■ What to do ■
Exactly those lines running from the one containing "Flight 1: depart" to the end of the material are to be printed, and no others.

*** Begin section ***

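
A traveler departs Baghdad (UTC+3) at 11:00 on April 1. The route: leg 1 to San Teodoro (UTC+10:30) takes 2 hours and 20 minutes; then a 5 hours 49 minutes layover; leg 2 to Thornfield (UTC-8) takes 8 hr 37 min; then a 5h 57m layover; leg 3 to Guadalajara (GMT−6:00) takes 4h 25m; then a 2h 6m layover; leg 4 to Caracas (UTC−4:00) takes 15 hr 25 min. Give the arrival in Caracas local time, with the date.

00:39 on April 3

Convert departure to UTC: 11:00 − 3:00 = 08:00 UTC on Apr 1.
Add 2 hours and 20 minutes leg 1 → 10:20 UTC.
Add 5 hours 49 minutes layover in San Teodoro → 16:09 UTC.
Add 8 hours 37 minutes leg 2 → 00:46 UTC (Apr 2).
Add 5 hours and 57 minutes layover in Thornfield → 06:43 UTC.
Add 4 hours 25 minutes leg 3 → 11:08 UTC.
Add 2 hours and 6 minutes layover in Guadalajara → 13:14 UTC.
Add 15 hours 25 minutes leg 4 → 04:39 UTC (Apr 3).
Caracas is UTC−4:00, so local arrival = 04:39 − 4:00 = 00:39 on Apr 3.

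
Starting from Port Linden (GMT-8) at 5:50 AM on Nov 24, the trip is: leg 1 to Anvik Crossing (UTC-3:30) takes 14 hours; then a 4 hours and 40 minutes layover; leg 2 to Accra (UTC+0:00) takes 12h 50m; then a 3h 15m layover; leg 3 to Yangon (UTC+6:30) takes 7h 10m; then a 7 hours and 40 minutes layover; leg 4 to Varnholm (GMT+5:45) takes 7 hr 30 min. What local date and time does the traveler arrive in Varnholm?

Convert departure to UTC: 5:50 AM + 8:00 = 1:50 PM UTC on Nov 24.
Add 14 hours leg 1 → 3:50 AM UTC (Nov 25).
Add 4 hours 40 minutes layover in Anvik Crossing → 8:30 AM UTC.
Add 12 hours 50 minutes leg 2 → 9:20 PM UTC.
Add 3 hours and 15 minutes layover in Accra → 12:35 AM UTC (Nov 26).
Add 7 hours 10 minutes leg 3 → 7:45 AM UTC.
Add 7 hours 40 minutes layover in Yangon → 3:25 PM UTC.
Add 7 hours 30 minutes leg 4 → 10:55 PM UTC.
Varnholm is UTC+5:45, so local arrival = 10:55 PM + 5:45 = 4:40 AM on Nov 27.

4:40 AM on November 27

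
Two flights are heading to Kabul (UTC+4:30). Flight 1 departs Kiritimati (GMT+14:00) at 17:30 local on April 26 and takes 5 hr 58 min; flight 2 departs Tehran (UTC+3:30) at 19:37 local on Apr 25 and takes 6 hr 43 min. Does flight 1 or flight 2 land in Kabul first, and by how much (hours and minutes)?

the second, by 10 hours 38 minutes

Flight 1 in UTC: 17:30 − 14:00 = 03:30 on Apr 26.
+5 hours and 58 minutes → arrive 09:28 UTC on Apr 26.
Flight 2 in UTC: 19:37 − 3:30 = 16:07 on Apr 25.
+6 hours 43 minutes → arrive 22:50 UTC on Apr 25.
Flight 2 lands earlier by 10 hours 38 minutes.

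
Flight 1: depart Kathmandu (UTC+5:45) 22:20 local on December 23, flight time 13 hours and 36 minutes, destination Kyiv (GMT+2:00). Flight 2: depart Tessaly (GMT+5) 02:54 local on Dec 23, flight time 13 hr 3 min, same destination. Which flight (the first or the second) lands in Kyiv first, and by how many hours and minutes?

the second, by 19 hours 14 minutes

Flight 1 in UTC: 22:20 − 5:45 = 16:35 on Dec 23.
+13 hours and 36 minutes → arrive 06:11 UTC on Dec 24.
Flight 2 in UTC: 02:54 − 5:00 = 21:54 on Dec 22.
+13 hours 3 minutes → arrive 10:57 UTC on Dec 23.
Flight 2 lands earlier by 19 hours 14 minutes.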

*** End section ***

■ Response ■
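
Flight 1: depart Kathmandu (UTC+5:45) 22:20 local on December 23, flight time 13 hours and 36 minutes, destination Kyiv (GMT+2:00). Flight 2: depart Tessaly (GMT+5) 02:54 local on Dec 23, flight time 13 hr 3 min, same destination. Which flight (the first or the second) lands in Kyiv first, and by how many hours and minutes?

the second, by 19 hours 14 minutes

Flight 1 in UTC: 22:20 − 5:45 = 16:35 on Dec 23.
+13 hours and 36 minutes → arrive 06:11 UTC on Dec 24.
Flight 2 in UTC: 02:54 − 5:00 = 21:54 on Dec 22.
+13 hours 3 minutes → arrive 10:57 UTC on Dec 23.
Flight 2 lands earlier by 19 hours 14 minutes.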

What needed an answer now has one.